**EXERCISE OBJECTIVE:**
Set down exactly the lines that run from the line with "Crates have sizes" to the end of the data, and nothing else.

**RECORD EXTRACTS:**
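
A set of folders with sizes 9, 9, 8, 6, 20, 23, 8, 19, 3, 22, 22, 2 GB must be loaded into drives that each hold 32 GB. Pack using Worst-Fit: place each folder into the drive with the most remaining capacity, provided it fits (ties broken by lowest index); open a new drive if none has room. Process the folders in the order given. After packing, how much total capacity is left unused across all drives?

41

9 GB → drive 1 (remaining 23 GB)
9 GB → drive 1 (remaining 14 GB)
8 GB → drive 1 (remaining 6 GB)
6 GB → drive 1 (remaining 0 GB)
20 GB → drive 2 (remaining 12 GB)
23 GB → drive 3 (remaining 9 GB)
8 GB → drive 2 (remaining 4 GB)
19 GB → drive 4 (remaining 13 GB)
3 GB → drive 4 (remaining 10 GB)
22 GB → drive 5 (remaining 10 GB)
22 GB → drive 6 (remaining 10 GB)
2 GB → drive 4 (remaining 8 GB)
6 drives × 32 GB = 192 GB; used 151 GB; unused 41 GB.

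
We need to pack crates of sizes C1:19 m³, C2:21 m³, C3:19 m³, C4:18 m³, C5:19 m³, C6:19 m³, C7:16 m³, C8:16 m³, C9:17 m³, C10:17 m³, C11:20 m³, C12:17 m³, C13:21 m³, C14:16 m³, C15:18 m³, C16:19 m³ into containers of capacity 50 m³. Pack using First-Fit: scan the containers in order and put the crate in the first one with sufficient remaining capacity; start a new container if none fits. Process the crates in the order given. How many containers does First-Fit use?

8

Put C1 (19 m³) in container 1; 31 m³ remain.
Put C2 (21 m³) in container 1; 10 m³ remain.
Put C3 (19 m³) in container 2; 31 m³ remain.
Put C4 (18 m³) in container 2; 13 m³ remain.
Put C5 (19 m³) in container 3; 31 m³ remain.
Put C6 (19 m³) in container 3; 12 m³ remain.
Put C7 (16 m³) in container 4; 34 m³ remain.
Put C8 (16 m³) in container 4; 18 m³ remain.
Put C9 (17 m³) in container 4; 1 m³ remain.
Put C10 (17 m³) in container 5; 33 m³ remain.
Put C11 (20 m³) in container 5; 13 m³ remain.
Put C12 (17 m³) in container 6; 33 m³ remain.
Put C13 (21 m³) in container 6; 12 m³ remain.
Put C14 (16 m³) in container 7; 34 m³ remain.
Put C15 (18 m³) in container 7; 16 m³ remain.
Put C16 (19 m³) in container 8; 31 m³ remain.
Final containers: [19,21] [19,18] [19,19] [16,16,17] [17,20] [17,21] [16,18] [19].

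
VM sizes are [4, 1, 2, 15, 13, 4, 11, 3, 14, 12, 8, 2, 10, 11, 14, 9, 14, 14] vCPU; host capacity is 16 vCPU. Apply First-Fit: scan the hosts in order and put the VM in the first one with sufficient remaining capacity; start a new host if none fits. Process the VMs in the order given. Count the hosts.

13 hosts

Put 4 vCPU in host 1; 12 vCPU remain.
Put 1 vCPU in host 1; 11 vCPU remain.
Put 2 vCPU in host 1; 9 vCPU remain.
Put 15 vCPU in host 2; 1 vCPU remain.
Put 13 vCPU in host 3; 3 vCPU remain.
Put 4 vCPU in host 1; 5 vCPU remain.
Put 11 vCPU in host 4; 5 vCPU remain.
Put 3 vCPU in host 1; 2 vCPU remain.
Put 14 vCPU in host 5; 2 vCPU remain.
Put 12 vCPU in host 6; 4 vCPU remain.
Put 8 vCPU in host 7; 8 vCPU remain.
Put 2 vCPU in host 1; 0 vCPU remain.
Put 10 vCPU in host 8; 6 vCPU remain.
Put 11 vCPU in host 9; 5 vCPU remain.
Put 14 vCPU in host 10; 2 vCPU remain.
Put 9 vCPU in host 11; 7 vCPU remain.
Put 14 vCPU in host 12; 2 vCPU remain.
Put 14 vCPU in host 13; 2 vCPU remain.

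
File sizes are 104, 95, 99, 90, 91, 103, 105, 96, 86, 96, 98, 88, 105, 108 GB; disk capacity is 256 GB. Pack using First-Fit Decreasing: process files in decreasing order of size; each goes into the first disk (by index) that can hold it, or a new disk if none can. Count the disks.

7

Sorted descending: 108, 105, 105, 104, 103, 99, 98, 96, 96, 95, 91, 90, 88, 86.
108 GB → disk 1 (remaining 148 GB)
105 GB → disk 1 (remaining 43 GB)
105 GB → disk 2 (remaining 151 GB)
104 GB → disk 2 (remaining 47 GB)
103 GB → disk 3 (remaining 153 GB)
99 GB → disk 3 (remaining 54 GB)
98 GB → disk 4 (remaining 158 GB)
96 GB → disk 4 (remaining 62 GB)
96 GB → disk 5 (remaining 160 GB)
95 GB → disk 5 (remaining 65 GB)
91 GB → disk 6 (remaining 165 GB)
90 GB → disk 6 (remaining 75 GB)
88 GB → disk 7 (remaining 168 GB)
86 GB → disk 7 (remaining 82 GB)
Final disks: [108,105] [105,104] [103,99] [98,96] [96,95] [91,90] [88,86].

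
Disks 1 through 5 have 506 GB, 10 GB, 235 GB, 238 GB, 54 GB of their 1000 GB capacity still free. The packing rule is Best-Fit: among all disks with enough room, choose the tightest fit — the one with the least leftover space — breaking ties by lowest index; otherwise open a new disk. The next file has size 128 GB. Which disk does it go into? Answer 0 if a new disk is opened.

3

Disks with room: disk 1 (506 GB), disk 3 (235 GB), disk 4 (238 GB).
Tightest fit is disk 3 with 235 GB free.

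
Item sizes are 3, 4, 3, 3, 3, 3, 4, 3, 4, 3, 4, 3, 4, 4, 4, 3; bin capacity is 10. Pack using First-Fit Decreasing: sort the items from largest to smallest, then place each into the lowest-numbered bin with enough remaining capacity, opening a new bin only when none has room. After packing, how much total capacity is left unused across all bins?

Sorted descending: 4, 4, 4, 4, 4, 4, 4, 3, 3, 3, 3, 3, 3, 3, 3, 3.
4 → bin 1 (remaining 6)
4 → bin 1 (remaining 2)
4 → bin 2 (remaining 6)
4 → bin 2 (remaining 2)
4 → bin 3 (remaining 6)
4 → bin 3 (remaining 2)
4 → bin 4 (remaining 6)
3 → bin 4 (remaining 3)
3 → bin 4 (remaining 0)
3 → bin 5 (remaining 7)
3 → bin 5 (remaining 4)
3 → bin 5 (remaining 1)
3 → bin 6 (remaining 7)
3 → bin 6 (remaining 4)
3 → bin 6 (remaining 1)
3 → bin 7 (remaining 7)
7 bins × 10 = 70; used 55; unused 15.

15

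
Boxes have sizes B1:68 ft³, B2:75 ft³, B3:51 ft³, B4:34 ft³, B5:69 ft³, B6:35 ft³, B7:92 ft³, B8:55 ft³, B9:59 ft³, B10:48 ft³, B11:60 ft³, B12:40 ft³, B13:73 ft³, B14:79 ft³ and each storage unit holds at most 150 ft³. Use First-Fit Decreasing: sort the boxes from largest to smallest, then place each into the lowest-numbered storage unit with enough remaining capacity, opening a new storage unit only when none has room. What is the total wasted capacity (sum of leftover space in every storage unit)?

Sorted descending: 92, 79, 75, 73, 69, 68, 60, 59, 55, 51, 48, 40, 35, 34.
Put 92 ft³ in storage unit 1; 58 ft³ remain.
Put 79 ft³ in storage unit 2; 71 ft³ remain.
Put 75 ft³ in storage unit 3; 75 ft³ remain.
Put 73 ft³ in storage unit 3; 2 ft³ remain.
Put 69 ft³ in storage unit 2; 2 ft³ remain.
Put 68 ft³ in storage unit 4; 82 ft³ remain.
Put 60 ft³ in storage unit 4; 22 ft³ remain.
Put 59 ft³ in storage unit 5; 91 ft³ remain.
Put 55 ft³ in storage unit 1; 3 ft³ remain.
Put 51 ft³ in storage unit 5; 40 ft³ remain.
Put 48 ft³ in storage unit 6; 102 ft³ remain.
Put 40 ft³ in storage unit 5; 0 ft³ remain.
Put 35 ft³ in storage unit 6; 67 ft³ remain.
Put 34 ft³ in storage unit 6; 33 ft³ remain.
6 storage units × 150 ft³ = 900 ft³; used 838 ft³; unused 62 ft³.

62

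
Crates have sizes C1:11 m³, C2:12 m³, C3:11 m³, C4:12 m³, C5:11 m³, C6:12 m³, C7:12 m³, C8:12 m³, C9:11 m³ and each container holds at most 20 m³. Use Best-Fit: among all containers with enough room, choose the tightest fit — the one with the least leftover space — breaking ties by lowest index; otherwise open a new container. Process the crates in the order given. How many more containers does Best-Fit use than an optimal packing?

0

Best-Fit: [11] [12] [11] [12] [11] [12] [12] [12] [11] → 9 containers.
9 crates exceed 10 m³ (half the capacity), and no two of those can share a container, so at least 9 containers are needed.
So 9 is already optimal.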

**SOLUTION FOR THIS PROBLEM:**
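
Crates have sizes C1:11 m³, C2:12 m³, C3:11 m³, C4:12 m³, C5:11 m³, C6:12 m³, C7:12 m³, C8:12 m³, C9:11 m³ and each container holds at most 20 m³. Use Best-Fit: among all containers with enough room, choose the tightest fit — the one with the least leftover space — breaking ties by lowest index; otherwise open a new container. Process the crates in the order given. How many more containers does Best-Fit use than an optimal packing?

0

Best-Fit: [11] [12] [11] [12] [11] [12] [12] [12] [11] → 9 containers.
9 crates exceed 10 m³ (half the capacity), and no two of those can share a container, so at least 9 containers are needed.
So 9 is already optimal.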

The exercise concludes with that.